● **THE DATA**:
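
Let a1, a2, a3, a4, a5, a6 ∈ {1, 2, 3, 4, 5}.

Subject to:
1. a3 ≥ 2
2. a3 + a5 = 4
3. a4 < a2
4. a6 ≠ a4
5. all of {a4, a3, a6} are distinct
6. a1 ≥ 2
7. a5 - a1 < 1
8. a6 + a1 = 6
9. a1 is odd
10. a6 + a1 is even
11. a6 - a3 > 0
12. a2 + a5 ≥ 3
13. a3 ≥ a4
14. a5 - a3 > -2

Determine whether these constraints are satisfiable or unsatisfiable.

Satisfiable

Setting (a1, a2, a3, a4, a5, a6) = (3, 2, 2, 1, 2, 3) satisfies everything: constraint 2: a3 + a5 = 4; constraint 7: a5 - a1 = -1, and the others follow.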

● **TASK GOAL**:
Through the line that contains "14. a5 - a3 > -2", copy the material above exactly, beginning at its first line and including nothing more.

● **TASK SOLUTION**:
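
Let a1, a2, a3, a4, a5, a6 ∈ {1, 2, 3, 4, 5}.

Subject to:
1. a3 ≥ 2
2. a3 + a5 = 4
3. a4 < a2
4. a6 ≠ a4
5. all of {a4, a3, a6} are distinct
6. a1 ≥ 2
7. a5 - a1 < 1
8. a6 + a1 = 6
9. a1 is odd
10. a6 + a1 is even
11. a6 - a3 > 0
12. a2 + a5 ≥ 3
13. a3 ≥ a4
14. a5 - a3 > -2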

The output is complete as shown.